**Exercise brief:**
When copying the data, keep every line exactly the same.

**Data under study:**

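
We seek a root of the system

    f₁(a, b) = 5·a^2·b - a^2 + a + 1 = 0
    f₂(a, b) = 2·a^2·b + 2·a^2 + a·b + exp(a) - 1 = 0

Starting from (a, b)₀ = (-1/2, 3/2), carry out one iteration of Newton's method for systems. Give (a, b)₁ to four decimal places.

(-0.4632, -0.0380)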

**Answer box:**
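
We seek a root of the system

    f₁(a, b) = 5·a^2·b - a^2 + a + 1 = 0
    f₂(a, b) = 2·a^2·b + 2·a^2 + a·b + exp(a) - 1 = 0

Starting from (a, b)₀ = (-1/2, 3/2), carry out one iteration of Newton's method for systems. Give (a, b)₁ to four decimal places.

(-0.4632, -0.0380)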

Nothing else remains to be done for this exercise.